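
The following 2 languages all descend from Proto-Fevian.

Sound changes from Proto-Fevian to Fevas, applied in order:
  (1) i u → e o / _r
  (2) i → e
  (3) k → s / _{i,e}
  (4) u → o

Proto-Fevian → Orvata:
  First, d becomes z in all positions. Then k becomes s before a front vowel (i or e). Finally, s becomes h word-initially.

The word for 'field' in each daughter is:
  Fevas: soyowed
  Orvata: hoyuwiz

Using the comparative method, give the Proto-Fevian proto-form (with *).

*soyuwid

Position 1: Fevas has s, Orvata has h. Taking the neighbouring segments as reconstructed: Fevas s can only go back to *s; Orvata h could go back to *s or *h — the one source consistent with every daughter is *s.
Position 4: Fevas has o, Orvata has u. Orvata preserves u here (none of its changes turn any other segment into u), so the proto-segment is *u.
Position 6: Fevas has e, Orvata has i. Orvata preserves i here (none of its changes turn any other segment into i), so the proto-segment is *i.
This points to *soyuwid. Verify forward in each daughter:
Fevas: start from *soyuwid.
  rule 1: no change — soyuwid
  rule 2 (vowel merger): soyuwid → soyuwed
  rule 3: no change — soyuwed
  rule 4 (vowel merger): soyuwed → soyowed
  ⇒ Fevas soyowed
Orvata: *soyuwid > soyuwiz > hoyuwiz  (by unconditioned shift, debuccalisation)
Only *soyuwid yields all of Fevas soyowed, Orvata hoyuwiz.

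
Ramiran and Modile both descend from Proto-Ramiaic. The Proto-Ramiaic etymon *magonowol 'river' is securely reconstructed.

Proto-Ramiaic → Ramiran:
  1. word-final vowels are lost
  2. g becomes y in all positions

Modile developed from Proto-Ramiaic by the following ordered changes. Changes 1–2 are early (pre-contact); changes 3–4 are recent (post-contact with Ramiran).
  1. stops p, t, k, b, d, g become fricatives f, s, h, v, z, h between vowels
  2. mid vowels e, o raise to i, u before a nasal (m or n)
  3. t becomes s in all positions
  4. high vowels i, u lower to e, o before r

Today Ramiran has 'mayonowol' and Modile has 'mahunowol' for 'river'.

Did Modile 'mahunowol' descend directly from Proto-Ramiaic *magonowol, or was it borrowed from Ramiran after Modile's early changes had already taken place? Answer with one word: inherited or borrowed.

inherited

If inherited, *magonowol would pass through all of Modile's changes:
Modile: start from *magonowol.
  rule 1 (intervocalic lenition): magonowol → mahonowol
  rule 2 (pre-nasal raising): mahonowol → mahunowol
  rule 3: no change — mahunowol
  rule 4: no change — mahunowol
  ⇒ Modile mahunowol
If borrowed from Ramiran 'mayonowol' after the early changes, it would undergo only the recent ones:
  rule 3 (unconditioned shift): no change (mayonowol)
  rule 4 (pre-rhotic lowering): no change (mayonowol)
  ⇒ as a loan: mayonowol
Modile 'mahunowol' matches the inherited outcome exactly, so it is an inherited cognate, not a loan.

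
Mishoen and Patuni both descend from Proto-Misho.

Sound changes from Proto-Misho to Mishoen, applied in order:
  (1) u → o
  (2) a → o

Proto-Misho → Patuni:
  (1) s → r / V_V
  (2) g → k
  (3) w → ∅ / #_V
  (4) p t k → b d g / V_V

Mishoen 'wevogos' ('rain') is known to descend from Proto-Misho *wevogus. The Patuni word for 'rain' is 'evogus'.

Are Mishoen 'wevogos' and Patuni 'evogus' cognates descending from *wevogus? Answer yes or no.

Derive the expected Patuni reflex of *wevogus:
Patuni: *wevogus
  wevogus (rule 1 does not apply)
  wevogus → wevokus   [unconditioned shift]
  wevokus → evokus   [glide loss]
  evokus → evogus   [intervocalic voicing]
  giving Patuni evogus.
Patuni 'evogus' matches the regular reflex exactly, so the pair is cognate.

yes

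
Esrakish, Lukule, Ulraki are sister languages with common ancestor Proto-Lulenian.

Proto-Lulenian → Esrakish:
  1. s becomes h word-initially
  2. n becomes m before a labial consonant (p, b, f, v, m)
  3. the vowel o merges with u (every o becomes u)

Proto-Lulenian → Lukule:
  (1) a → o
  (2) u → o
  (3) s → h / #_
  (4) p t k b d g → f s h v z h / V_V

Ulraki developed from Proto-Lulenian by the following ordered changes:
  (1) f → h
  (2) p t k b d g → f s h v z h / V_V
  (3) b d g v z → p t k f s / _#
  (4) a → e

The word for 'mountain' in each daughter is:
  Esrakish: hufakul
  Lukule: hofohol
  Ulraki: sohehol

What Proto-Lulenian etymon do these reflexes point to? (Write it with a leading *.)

Position 5: Esrakish has k, Lukule has h, Ulraki has h. Esrakish preserves k here (none of its changes turn any other segment into k), so the proto-segment is *k.
Position 4: Esrakish has a, Lukule has o, Ulraki has e. Esrakish preserves a here (none of its changes turn any other segment into a), so the proto-segment is *a.
This points to *sofakol. Verify forward in each daughter:
Esrakish: *sofakol
  sofakol → hofakol   [debuccalisation]
  hofakol (rule 2 does not apply)
  hofakol → hufakul   [vowel merger]
  giving Esrakish hufakul.
Lukule: *sofakol
  sofakol → sofokol   [vowel merger]
  sofokol (rule 2 does not apply)
  sofokol → hofokol   [debuccalisation]
  hofokol → hofohol   [intervocalic lenition]
  giving Lukule hofohol.
Ulraki: *sofakol
  sofakol → sohakol   [unconditioned shift]
  sohakol → sohahol   [intervocalic lenition]
  sohahol (rule 3 does not apply)
  sohahol → sohehol   [vowel merger]
  giving Ulraki sohehol.
*sofakol is the unique common source.

*sofakol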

● ● ● ●

## AIM OF THE TASK
List each line of the entries that holds the string "Sound".

## ANSWER SECTION
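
Sound changes from Proto-Fevian to Fevas, applied in order:
Sound changes from Proto-Misho to Mishoen, applied in order: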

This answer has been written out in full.